• [TASK GOAL]
Reproduce the complete listing without any deviation.

• [TASK MATERIAL]
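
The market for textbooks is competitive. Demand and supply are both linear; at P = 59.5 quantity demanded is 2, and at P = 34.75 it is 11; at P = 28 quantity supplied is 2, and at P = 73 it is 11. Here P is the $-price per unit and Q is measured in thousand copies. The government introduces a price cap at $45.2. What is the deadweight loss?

Demand slope = (34.75 − 59.5)/(11 − 2) = −2.75, so P = 65 − 2.75Q.
Supply slope = (73 − 28)/(11 − 2) = 5, so P = 18 + 5Q.
Competitive equilibrium: 65 − 2.75Q = 18 + 5Q → Q* = 6.0645, P* = 48.3226.
At the ceiling P = 45.2, quantity supplied = (45.2 − 18)/5 = 5.44.
Willingness to pay at Q' = 5.44: 65 − 2.75·5.44 = 50.04.
ΔQ = 6.0645 − 5.44 = 0.6245; wedge = 50.04 − 45.2 = 4.84.
The triangle = ½ × 0.6245 × 4.84 = $1.51 thousand.

$1.51 thousand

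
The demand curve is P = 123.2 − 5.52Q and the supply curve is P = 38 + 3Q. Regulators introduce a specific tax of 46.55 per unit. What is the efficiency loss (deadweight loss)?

127.17

Competitive equilibrium: 123.2 − 5.52Q = 38 + 3Q → Q* = 10, P* = 68.
With the tax, the buyer price exceeds the seller price by 46.55: (123.2 − 5.52Q) − (38 + 3Q) = 46.55 → Q' = 4.5364.
ΔQ = 10 − 4.5364 = 5.4636; the wedge equals the tax, 46.55.
DWL = ½ × 5.4636 × 46.55 = 127.17.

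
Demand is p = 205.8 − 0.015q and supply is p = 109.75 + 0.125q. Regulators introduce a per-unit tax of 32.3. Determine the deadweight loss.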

• [WRITTEN SOLUTION]
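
The market for textbooks is competitive. Demand and supply are both linear; at P = 59.5 quantity demanded is 2, and at P = 34.75 it is 11; at P = 28 quantity supplied is 2, and at P = 73 it is 11. Here P is the $-price per unit and Q is measured in thousand copies. The government introduces a price cap at $45.2. What is the deadweight loss?

Demand slope = (34.75 − 59.5)/(11 − 2) = −2.75, so P = 65 − 2.75Q.
Supply slope = (73 − 28)/(11 − 2) = 5, so P = 18 + 5Q.
Competitive equilibrium: 65 − 2.75Q = 18 + 5Q → Q* = 6.0645, P* = 48.3226.
At the ceiling P = 45.2, quantity supplied = (45.2 − 18)/5 = 5.44.
Willingness to pay at Q' = 5.44: 65 − 2.75·5.44 = 50.04.
ΔQ = 6.0645 − 5.44 = 0.6245; wedge = 50.04 − 45.2 = 4.84.
The triangle = ½ × 0.6245 × 4.84 = $1.51 thousand.

$1.51 thousand

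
The demand curve is P = 123.2 − 5.52Q and the supply curve is P = 38 + 3Q. Regulators introduce a specific tax of 46.55 per unit. What is the efficiency loss (deadweight loss)?

127.17

Competitive equilibrium: 123.2 − 5.52Q = 38 + 3Q → Q* = 10, P* = 68.
With the tax, the buyer price exceeds the seller price by 46.55: (123.2 − 5.52Q) − (38 + 3Q) = 46.55 → Q' = 4.5364.
ΔQ = 10 − 4.5364 = 5.4636; the wedge equals the tax, 46.55.
DWL = ½ × 5.4636 × 46.55 = 127.17.

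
Demand is p = 205.8 − 0.015q and supply is p = 109.75 + 0.125q. Regulators introduce a per-unit tax of 32.3. Determine the deadweight loss.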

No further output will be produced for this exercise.